Stored items:

▼

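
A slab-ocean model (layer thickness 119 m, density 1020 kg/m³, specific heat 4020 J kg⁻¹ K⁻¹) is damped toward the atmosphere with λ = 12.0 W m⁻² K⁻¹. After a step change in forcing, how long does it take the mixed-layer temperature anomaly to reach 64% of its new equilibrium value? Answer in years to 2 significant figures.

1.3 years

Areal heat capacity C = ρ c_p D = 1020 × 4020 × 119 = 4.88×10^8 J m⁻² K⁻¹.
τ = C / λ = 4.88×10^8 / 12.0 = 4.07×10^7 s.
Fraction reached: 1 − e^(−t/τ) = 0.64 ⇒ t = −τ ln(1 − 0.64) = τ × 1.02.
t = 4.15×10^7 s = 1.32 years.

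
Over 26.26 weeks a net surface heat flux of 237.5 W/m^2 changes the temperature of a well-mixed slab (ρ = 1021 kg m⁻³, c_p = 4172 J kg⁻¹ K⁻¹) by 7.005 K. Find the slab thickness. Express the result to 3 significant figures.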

▲
▼

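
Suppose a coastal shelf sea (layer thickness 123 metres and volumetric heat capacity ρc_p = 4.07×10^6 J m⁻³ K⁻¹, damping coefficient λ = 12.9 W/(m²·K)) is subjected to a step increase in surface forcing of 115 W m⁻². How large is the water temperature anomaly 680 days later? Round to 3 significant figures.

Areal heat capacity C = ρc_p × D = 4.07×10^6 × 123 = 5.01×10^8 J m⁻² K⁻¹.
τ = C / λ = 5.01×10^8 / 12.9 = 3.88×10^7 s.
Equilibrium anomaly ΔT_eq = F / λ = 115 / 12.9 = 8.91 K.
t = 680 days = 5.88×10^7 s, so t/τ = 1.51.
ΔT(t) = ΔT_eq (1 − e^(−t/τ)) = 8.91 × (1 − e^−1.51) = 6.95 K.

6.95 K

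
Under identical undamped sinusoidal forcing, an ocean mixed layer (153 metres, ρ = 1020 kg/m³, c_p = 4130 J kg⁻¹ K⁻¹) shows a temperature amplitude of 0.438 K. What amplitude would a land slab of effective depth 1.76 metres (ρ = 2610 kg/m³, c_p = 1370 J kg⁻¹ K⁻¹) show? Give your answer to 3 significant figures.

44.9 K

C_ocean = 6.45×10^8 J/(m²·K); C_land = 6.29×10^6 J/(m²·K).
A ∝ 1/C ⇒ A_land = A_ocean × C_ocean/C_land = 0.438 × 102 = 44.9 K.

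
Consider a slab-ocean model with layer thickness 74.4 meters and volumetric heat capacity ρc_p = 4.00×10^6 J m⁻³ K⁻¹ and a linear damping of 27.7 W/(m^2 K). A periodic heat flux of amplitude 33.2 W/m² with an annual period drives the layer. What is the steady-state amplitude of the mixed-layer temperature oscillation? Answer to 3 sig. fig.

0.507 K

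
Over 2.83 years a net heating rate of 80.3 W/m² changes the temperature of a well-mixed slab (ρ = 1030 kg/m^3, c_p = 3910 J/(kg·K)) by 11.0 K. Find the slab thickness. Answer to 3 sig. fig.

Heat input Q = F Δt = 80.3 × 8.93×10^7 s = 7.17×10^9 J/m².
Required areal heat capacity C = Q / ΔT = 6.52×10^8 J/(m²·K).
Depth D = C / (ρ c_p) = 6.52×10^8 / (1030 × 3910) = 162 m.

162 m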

▲

▶ [REQUIRED ACTION]: Look above for the line with "A slab-ocean model (layer" and the line with "Over 26.26 weeks"; transcribe both and all lines in between, exactly, and nothing else.

▶ [RESULT FOR THIS EXERCISE]:
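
A slab-ocean model (layer thickness 119 m, density 1020 kg/m³, specific heat 4020 J kg⁻¹ K⁻¹) is damped toward the atmosphere with λ = 12.0 W m⁻² K⁻¹. After a step change in forcing, how long does it take the mixed-layer temperature anomaly to reach 64% of its new equilibrium value? Answer in years to 2 significant figures.

1.3 years

Areal heat capacity C = ρ c_p D = 1020 × 4020 × 119 = 4.88×10^8 J m⁻² K⁻¹.
τ = C / λ = 4.88×10^8 / 12.0 = 4.07×10^7 s.
Fraction reached: 1 − e^(−t/τ) = 0.64 ⇒ t = −τ ln(1 − 0.64) = τ × 1.02.
t = 4.15×10^7 s = 1.32 years.

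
Over 26.26 weeks a net surface heat flux of 237.5 W/m^2 changes the temperature of a well-mixed slab (ρ = 1021 kg m⁻³, c_p = 4172 J kg⁻¹ K⁻¹) by 7.005 K. Find the slab thickness. Express the result to 3 significant figures.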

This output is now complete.